═══ DATA SUPPLIED ═══
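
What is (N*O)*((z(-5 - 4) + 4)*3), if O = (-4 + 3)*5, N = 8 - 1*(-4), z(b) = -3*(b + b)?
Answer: -10440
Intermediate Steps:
z(b) = -6*b
N = 12 (N = 8 + 4 = 12)
O = -5 (O = -1*5 = -5)
(N*O)*((z(-5 - 4) + 4)*3) = (12*(-5))*((-6*(-5 - 4) + 4)*3) = -60*(-6*(-9) + 4)*3 = -60*(54 + 4)*3 = -3480*3 = -60*174 = -10440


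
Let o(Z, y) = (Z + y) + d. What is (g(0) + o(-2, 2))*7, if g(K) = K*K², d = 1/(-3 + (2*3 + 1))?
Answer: 7/4 ≈ 1.7500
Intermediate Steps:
d = ¼ (d = 1/(-3 + (6 + 1)) = 1/(-3 + 7) = 1/4 = ¼ ≈ 0.25000)
o(Z, y) = ¼ + Z + y (o(Z, y) = (Z + y) + ¼ = ¼ + Z + y)
g(K) = K³
(g(0) + o(-2, 2))*7 = (0³ + (¼ - 2 + 2))*7 = (0 + ¼)*7 = (¼)*7 = 7/4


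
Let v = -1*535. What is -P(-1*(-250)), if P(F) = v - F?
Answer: 785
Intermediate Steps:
v = -535
P(F) = -535 - F
-P(-1*(-250)) = -(-535 - (-1)*(-250)) = -(-535 - 1*250) = -(-535 - 250) = -1*(-785) = 785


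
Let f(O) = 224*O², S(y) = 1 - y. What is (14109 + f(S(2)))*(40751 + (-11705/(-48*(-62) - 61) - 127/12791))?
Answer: 395924920642693/677923 ≈ 5.8403e+8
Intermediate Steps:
(14109 + f(S(2)))*(40751 + (-11705/(-48*(-62) - 61) - 127/12791)) = (14109 + 224*(1 - 1*2)²)*(40751 + (-11705/(-48*(-62) - 61) - 127/12791)) = (14109 + 224*(1 - 2)²)*(40751 + (-11705/(2976 - 61) - 127*1/12791)) = (14109 + 224*(-1)²)*(40751 + (-11705/2915 - 127/12791)) = (14109 + 224*1)*(40751 + (-11705*1/2915 - 127/12791)) = (14109 + 224)*(40751 + (-2341/583 - 127/12791)) = 14333*(40751 - 30017772/7457153) = 14333*(303856424131/7457153) = 395924920642693/677923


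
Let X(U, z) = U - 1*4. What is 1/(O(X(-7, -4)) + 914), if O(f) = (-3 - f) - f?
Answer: 1/933 ≈ 0.0010718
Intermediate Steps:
X(U, z) = -4 + U (X(U, z) = U - 4 = -4 + U)
O(f) = -3 - 2*f
1/(O(X(-7, -4)) + 914) = 1/((-3 - 2*(-4 - 7)) + 914) = 1/((-3 - 2*(-11)) + 914) = 1/((-3 + 22) + 914) = 1/(19 + 914) = 1/933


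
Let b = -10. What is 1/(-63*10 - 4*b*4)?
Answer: -1/470 ≈ -0.0021277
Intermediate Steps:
1/(-63*10 - 4*b*4) = 1/(-63*10 - 4*(-10)*4) = 1/(-630 + 40*4) = 1/(-630 + 160) = 1/(-470) = -1/470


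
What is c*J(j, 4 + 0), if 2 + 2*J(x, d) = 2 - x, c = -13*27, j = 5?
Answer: 1755/2 ≈ 877.50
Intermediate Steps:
c = -351
J(x, d) = -x/2 (J(x, d) = -1 + (2 - x)/2 = -1 + (1 - x/2) = -x/2)
c*J(j, 4 + 0) = -(-351)*5/2 = -351*(-5/2) = 1755/2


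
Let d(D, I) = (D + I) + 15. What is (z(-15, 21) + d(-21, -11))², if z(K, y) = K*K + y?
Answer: 52441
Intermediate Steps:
z(K, y) = y + K² (z(K, y) = K² + y = y + K²)
d(D, I) = 15 + D + I
(z(-15, 21) + d(-21, -11))² = ((21 + (-15)²) + (15 - 21 - 11))² = ((21 + 225) - 17)² = (246 - 17)² = 229² = 52441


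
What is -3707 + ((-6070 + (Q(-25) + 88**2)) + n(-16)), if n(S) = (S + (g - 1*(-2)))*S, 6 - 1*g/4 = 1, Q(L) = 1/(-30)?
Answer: -63871/30 ≈ -2129.0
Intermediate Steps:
Q(L) = -1/30
g = 20 (g = 24 - 4*1 = 24 - 4 = 20)
n(S) = S*(22 + S) (n(S) = (S + (20 - 1*(-2)))*S = (S + (20 + 2))*S = (S + 22)*S = (22 + S)*S = S*(22 + S))
-3707 + ((-6070 + (Q(-25) + 88**2)) + n(-16)) = -3707 + ((-6070 + (-1/30 + 88**2)) - 16*(22 - 16)) = -3707 + ((-6070 + (-1/30 + 7744)) - 16*6) = -3707 + ((-6070 + 232319/30) - 96) = -3707 + (50219/30 - 96) = -3707 + 47339/30 = -63871/30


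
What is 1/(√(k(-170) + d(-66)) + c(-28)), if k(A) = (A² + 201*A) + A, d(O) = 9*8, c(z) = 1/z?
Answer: -28/4208513 - 1568*I*√1342/4208513 ≈ -6.6532e-6 - 0.013649*I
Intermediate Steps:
d(O) = 72
k(A) = A² + 202*A
1/(√(k(-170) + d(-66)) + c(-28)) = 1/(√(-170*(202 - 170) + 72) + 1/(-28)) = 1/(√(-170*32 + 72) - 1/28) = 1/(√(-5440 + 72) - 1/28) = 1/(√(-5368) - 1/28) = 1/(2*I*√1342 - 1/28) = 1/(-1/28 + 2*I*√1342)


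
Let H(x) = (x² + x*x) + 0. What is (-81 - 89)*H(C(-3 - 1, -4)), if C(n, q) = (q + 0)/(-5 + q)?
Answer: -5440/81 ≈ -67.161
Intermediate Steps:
C(n, q) = q/(-5 + q)
H(x) = 2*x² (H(x) = (x² + x²) + 0 = 2*x² + 0 = 2*x²)
(-81 - 89)*H(C(-3 - 1, -4)) = (-81 - 89)*(2*(-4/(-5 - 4))²) = -340*(-4/(-9))² = -340*(-4*(-⅑))² = -340*(4/9)² = -340*16/81 = -170*32/81 = -5440/81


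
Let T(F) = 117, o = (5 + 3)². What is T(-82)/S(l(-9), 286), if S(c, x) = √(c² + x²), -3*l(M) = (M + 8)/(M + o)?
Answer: 19305*√2226896101/2226896101 ≈ 0.40909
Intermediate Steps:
o = 64 (o = 8² = 64)
l(M) = -(8 + M)/(3*(64 + M)) (l(M) = -(M + 8)/(3*(M + 64)) = -(8 + M)/(3*(64 + M)))
T(-82)/S(l(-9), 286) = 117/(√(((-8 - 1*(-9))/(3*(64 - 9)))² + 286²)) = 117/(√(((⅓)*(-8 + 9)/55)² + 81796)) = 117/(√(((⅓)*(1/55)*1)² + 81796)) = 117/(√((1/165)² + 81796)) = 117/(√(1/27225 + 81796)) = 117/(√(2226896101/27225)) = 117/((√2226896101/165)) = 117*(165*√2226896101/2226896101) = 19305*√2226896101/2226896101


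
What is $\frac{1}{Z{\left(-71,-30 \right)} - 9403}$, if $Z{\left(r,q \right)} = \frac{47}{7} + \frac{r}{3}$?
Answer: $- \frac{21}{197819} \approx -0.00010616$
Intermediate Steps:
$Z{\left(r,q \right)} = \frac{47}{7} + \frac{r}{3}$ ($Z{\left(r,q \right)} = 47 \cdot \frac{1}{7} + r \frac{1}{3} = \frac{47}{7} + \frac{r}{3}$)
$\frac{1}{Z{\left(-71,-30 \right)} - 9403} = \frac{1}{\left(\frac{47}{7} + \frac{1}{3} \left(-71\right)\right) - 9403} = \frac{1}{\left(\frac{47}{7} - \frac{71}{3}\right) - 9403} = \frac{1}{- \frac{356}{21} - 9403} = \frac{1}{- \frac{197819}{21}} = - \frac{21}{197819}$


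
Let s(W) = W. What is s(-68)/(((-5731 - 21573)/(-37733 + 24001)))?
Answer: -116722/3413 ≈ -34.199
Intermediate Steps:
s(-68)/(((-5731 - 21573)/(-37733 + 24001))) = -68*(-37733 + 24001)/(-5731 - 21573) = -68/((-27304/(-13732))) = -68/((-27304*(-1/13732))) = -68/6826/3433 = -68*3433/6826 = -116722/3413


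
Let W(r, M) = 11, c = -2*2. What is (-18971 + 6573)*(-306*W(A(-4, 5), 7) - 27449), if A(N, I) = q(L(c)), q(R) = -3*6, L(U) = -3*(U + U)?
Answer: 382044370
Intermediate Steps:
c = -4
L(U) = -6*U
q(R) = -18
A(N, I) = -18
(-18971 + 6573)*(-306*W(A(-4, 5), 7) - 27449) = (-18971 + 6573)*(-306*11 - 27449) = -12398*(-3366 - 27449) = -12398*(-30815) = 382044370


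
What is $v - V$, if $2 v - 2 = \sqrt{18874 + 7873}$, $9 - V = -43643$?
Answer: $-43651 + \frac{\sqrt{26747}}{2} \approx -43569.0$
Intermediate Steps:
$V = 43652$ ($V = 9 - -43643 = 9 + 43643 = 43652$)
$v = 1 + \frac{\sqrt{26747}}{2}$ ($v = 1 + \frac{\sqrt{18874 + 7873}}{2} = 1 + \frac{\sqrt{26747}}{2} \approx 82.773$)
$v - V = \left(1 + \frac{\sqrt{26747}}{2}\right) - 43652 = -43651 + \frac{\sqrt{26747}}{2}$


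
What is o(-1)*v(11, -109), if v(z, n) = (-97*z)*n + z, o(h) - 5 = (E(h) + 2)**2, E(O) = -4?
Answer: 1046826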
═══
:: TASK ::
Copy out the lines above exactly, beginning at the one that contains "Let T(F) = 117, o" and ending at the one that contains "Answer: 19305*√2226896101/2226896101 ≈".

:: ANSWER TO THIS EXERCISE ::
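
Let T(F) = 117, o = (5 + 3)². What is T(-82)/S(l(-9), 286), if S(c, x) = √(c² + x²), -3*l(M) = (M + 8)/(M + o)?
Answer: 19305*√2226896101/2226896101 ≈ 0.40909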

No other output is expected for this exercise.